ACTIVITY:
For each line in the data that includes "alternate", make a copy.

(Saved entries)
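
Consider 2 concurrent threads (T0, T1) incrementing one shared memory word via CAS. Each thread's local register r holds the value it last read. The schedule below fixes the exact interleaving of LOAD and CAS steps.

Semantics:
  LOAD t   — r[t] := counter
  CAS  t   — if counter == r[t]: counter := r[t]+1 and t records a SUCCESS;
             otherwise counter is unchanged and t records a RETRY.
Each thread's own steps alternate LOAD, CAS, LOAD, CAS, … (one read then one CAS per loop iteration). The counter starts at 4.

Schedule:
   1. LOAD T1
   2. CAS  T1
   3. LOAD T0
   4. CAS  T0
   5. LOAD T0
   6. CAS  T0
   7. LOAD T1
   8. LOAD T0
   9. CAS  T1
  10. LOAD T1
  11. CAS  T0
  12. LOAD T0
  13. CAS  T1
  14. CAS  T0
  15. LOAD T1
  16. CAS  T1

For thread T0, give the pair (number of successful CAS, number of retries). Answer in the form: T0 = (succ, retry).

[1] T1.load  rd  (counter 4, T1.r 4)
[2] T1.cas  hit  (counter 5, T1.r 4)
[3] T0.load  rd  (counter 5, T0.r 5)
[4] T0.cas  hit  (counter 6, T0.r 5)
[5] T0.load  rd  (counter 6, T0.r 6)
[6] T0.cas  hit  (counter 7, T0.r 6)
[7] T1.load  rd  (counter 7, T1.r 7)
[8] T0.load  rd  (counter 7, T0.r 7)
[9] T1.cas  hit  (counter 8, T1.r 7)
[10] T1.load  rd  (counter 8, T1.r 8)
[11] T0.cas  miss  (counter 8, T0.r 7)
[12] T0.load  rd  (counter 8, T0.r 8)
[13] T1.cas  hit  (counter 9, T1.r 8)
[14] T0.cas  miss  (counter 9, T0.r 8)
[15] T1.load  rd  (counter 9, T1.r 9)
[16] T1.cas  hit  (counter 10, T1.r 9)

T0 = (2, 2)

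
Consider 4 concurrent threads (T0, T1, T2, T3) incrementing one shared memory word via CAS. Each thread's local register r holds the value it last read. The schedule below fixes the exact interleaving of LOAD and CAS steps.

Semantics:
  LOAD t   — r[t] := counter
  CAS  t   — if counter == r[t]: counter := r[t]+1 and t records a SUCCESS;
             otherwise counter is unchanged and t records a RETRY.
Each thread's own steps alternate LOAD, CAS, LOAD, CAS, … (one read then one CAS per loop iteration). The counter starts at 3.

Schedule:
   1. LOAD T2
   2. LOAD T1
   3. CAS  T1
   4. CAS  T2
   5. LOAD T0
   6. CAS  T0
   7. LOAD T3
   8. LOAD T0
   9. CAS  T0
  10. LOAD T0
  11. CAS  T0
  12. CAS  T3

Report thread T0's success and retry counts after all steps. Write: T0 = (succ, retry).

1. LOAD T2 → mem=3 r[T2]=3 [LOAD]
2. LOAD T1 → mem=3 r[T1]=3 [LOAD]
3. CAS T1 → mem=4 r[T1]=3 [OK]
4. CAS T2 → mem=4 r[T2]=3 [RETRY]
5. LOAD T0 → mem=4 r[T0]=4 [LOAD]
6. CAS T0 → mem=5 r[T0]=4 [OK]
7. LOAD T3 → mem=5 r[T3]=5 [LOAD]
8. LOAD T0 → mem=5 r[T0]=5 [LOAD]
9. CAS T0 → mem=6 r[T0]=5 [OK]
10. LOAD T0 → mem=6 r[T0]=6 [LOAD]
11. CAS T0 → mem=7 r[T0]=6 [OK]
12. CAS T3 → mem=7 r[T3]=5 [RETRY]

T0 = (3, 0)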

FINAL ANSWER:
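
Each thread's own steps alternate LOAD, CAS, LOAD, CAS, … (one read then one CAS per loop iteration). The counter starts at 4.
Each thread's own steps alternate LOAD, CAS, LOAD, CAS, … (one read then one CAS per loop iteration). The counter starts at 3.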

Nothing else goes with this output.